_Records provided_:
[Start of Attachment]

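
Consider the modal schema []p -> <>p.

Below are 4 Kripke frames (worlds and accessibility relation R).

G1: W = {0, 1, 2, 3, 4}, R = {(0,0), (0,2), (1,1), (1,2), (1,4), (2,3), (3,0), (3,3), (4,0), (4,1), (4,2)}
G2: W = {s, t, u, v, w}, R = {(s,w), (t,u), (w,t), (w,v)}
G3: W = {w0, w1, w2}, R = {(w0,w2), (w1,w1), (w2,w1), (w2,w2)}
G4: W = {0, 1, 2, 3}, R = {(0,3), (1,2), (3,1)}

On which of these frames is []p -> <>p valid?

Frame correspondent (Sahlqvist): forall x exists y Rxy — i.e. seriality.
G1: satisfies the condition.
G2: fails — world u has no successor.
G3: satisfies the condition.
G4: fails — world 2 has no successor.

G1, G3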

[End of Attachment]

_Exercise_: Every record above must appear again in the answer, unchanged.

_Response to the exercise_:
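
Consider the modal schema []p -> <>p.

Below are 4 Kripke frames (worlds and accessibility relation R).

G1: W = {0, 1, 2, 3, 4}, R = {(0,0), (0,2), (1,1), (1,2), (1,4), (2,3), (3,0), (3,3), (4,0), (4,1), (4,2)}
G2: W = {s, t, u, v, w}, R = {(s,w), (t,u), (w,t), (w,v)}
G3: W = {w0, w1, w2}, R = {(w0,w2), (w1,w1), (w2,w1), (w2,w2)}
G4: W = {0, 1, 2, 3}, R = {(0,3), (1,2), (3,1)}

On which of these frames is []p -> <>p valid?

Frame correspondent (Sahlqvist): forall x exists y Rxy — i.e. seriality.
G1: satisfies the condition.
G2: fails — world u has no successor.
G3: satisfies the condition.
G4: fails — world 2 has no successor.

G1, G3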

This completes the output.